__INSTRUCTIONS TO FOLLOW__
Set down, please, exactly the lines below that run from the line with "The heap is 42" to the line with "Immediately after those", both lines included.
- - - -
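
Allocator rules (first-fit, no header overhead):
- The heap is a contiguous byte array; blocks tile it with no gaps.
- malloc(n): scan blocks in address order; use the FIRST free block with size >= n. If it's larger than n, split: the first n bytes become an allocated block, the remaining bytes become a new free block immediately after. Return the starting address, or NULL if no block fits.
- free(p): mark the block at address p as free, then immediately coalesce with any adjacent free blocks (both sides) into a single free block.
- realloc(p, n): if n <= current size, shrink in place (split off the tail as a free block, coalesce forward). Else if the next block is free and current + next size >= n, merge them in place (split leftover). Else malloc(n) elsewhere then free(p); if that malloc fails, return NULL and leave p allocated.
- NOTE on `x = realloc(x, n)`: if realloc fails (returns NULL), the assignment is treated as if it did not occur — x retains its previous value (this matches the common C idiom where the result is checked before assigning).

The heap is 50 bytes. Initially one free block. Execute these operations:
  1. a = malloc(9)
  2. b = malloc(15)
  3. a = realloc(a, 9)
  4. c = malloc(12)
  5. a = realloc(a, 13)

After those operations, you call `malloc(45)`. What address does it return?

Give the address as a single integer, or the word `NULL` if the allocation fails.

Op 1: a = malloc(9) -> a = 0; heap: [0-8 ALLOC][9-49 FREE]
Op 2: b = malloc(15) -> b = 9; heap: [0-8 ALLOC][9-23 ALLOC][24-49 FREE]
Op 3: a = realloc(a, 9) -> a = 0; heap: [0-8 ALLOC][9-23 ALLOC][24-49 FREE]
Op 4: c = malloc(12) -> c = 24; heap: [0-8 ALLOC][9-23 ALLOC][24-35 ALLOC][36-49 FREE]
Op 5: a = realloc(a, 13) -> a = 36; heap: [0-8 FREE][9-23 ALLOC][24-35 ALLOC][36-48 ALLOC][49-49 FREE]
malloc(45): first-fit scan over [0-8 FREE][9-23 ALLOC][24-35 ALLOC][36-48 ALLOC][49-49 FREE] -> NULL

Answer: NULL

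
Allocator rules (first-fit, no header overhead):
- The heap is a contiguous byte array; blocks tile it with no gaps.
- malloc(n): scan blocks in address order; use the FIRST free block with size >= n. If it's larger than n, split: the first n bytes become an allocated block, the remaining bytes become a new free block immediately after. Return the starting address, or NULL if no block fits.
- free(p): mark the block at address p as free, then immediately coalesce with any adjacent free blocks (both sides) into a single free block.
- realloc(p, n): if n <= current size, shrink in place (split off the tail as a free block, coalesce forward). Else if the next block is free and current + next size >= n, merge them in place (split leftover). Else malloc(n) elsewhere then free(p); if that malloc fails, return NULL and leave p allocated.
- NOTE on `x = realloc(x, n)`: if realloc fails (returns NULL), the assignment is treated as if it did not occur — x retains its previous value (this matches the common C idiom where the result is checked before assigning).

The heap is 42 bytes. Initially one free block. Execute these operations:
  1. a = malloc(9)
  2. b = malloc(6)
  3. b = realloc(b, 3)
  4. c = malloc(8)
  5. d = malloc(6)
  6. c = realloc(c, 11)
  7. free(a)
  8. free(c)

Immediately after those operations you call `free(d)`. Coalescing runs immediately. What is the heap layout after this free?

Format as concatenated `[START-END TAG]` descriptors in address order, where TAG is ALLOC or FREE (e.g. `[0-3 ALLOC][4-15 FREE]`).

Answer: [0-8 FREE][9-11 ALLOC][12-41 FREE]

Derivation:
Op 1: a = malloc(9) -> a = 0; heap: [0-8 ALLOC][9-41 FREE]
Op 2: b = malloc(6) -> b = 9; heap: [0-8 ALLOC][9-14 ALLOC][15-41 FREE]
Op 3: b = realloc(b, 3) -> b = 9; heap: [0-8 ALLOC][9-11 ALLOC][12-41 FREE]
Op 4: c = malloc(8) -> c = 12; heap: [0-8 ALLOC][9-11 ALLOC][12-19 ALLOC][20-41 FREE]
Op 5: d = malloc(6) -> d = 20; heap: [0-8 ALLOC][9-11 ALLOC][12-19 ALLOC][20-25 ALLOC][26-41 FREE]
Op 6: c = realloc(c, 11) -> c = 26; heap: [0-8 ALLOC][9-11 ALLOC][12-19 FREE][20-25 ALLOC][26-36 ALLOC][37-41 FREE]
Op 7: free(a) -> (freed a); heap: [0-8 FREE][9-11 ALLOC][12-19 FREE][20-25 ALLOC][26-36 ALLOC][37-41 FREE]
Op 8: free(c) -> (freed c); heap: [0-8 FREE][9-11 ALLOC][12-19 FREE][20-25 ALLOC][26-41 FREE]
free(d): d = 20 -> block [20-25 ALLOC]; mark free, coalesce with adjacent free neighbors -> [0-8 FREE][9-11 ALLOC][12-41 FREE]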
- - - -
__ANSWER FOR THIS EXERCISE__
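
The heap is 42 bytes. Initially one free block. Execute these operations:
  1. a = malloc(9)
  2. b = malloc(6)
  3. b = realloc(b, 3)
  4. c = malloc(8)
  5. d = malloc(6)
  6. c = realloc(c, 11)
  7. free(a)
  8. free(c)

Immediately after those operations you call `free(d)`. Coalescing runs immediately. What is the heap layout after this free?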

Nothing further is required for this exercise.